§ **Dataset excerpts**
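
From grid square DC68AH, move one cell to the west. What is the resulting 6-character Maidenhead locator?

DC58xh

Longitude subsquare a = 0; −1 → -1, wraps to 23 = x, carry into square.
Longitude square 6; −1 → 5.
The latitude characters are unchanged.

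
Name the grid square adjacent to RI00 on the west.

QI90

Longitude square 0; −1 → -1, wraps to 9, carry into field.
Longitude field R = 17; −1 → 16 = Q.
The latitude characters are unchanged.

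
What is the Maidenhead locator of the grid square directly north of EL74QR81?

EL74qr82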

§ **ABOUT THIS TASK**
The records must be given again in full, exactly as shown.

§ **FINISHED TASK**
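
From grid square DC68AH, move one cell to the west. What is the resulting 6-character Maidenhead locator?

DC58xh

Longitude subsquare a = 0; −1 → -1, wraps to 23 = x, carry into square.
Longitude square 6; −1 → 5.
The latitude characters are unchanged.

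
Name the grid square adjacent to RI00 on the west.

QI90

Longitude square 0; −1 → -1, wraps to 9, carry into field.
Longitude field R = 17; −1 → 16 = Q.
The latitude characters are unchanged.

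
What is the Maidenhead locator of the grid square directly north of EL74QR81?

EL74qr82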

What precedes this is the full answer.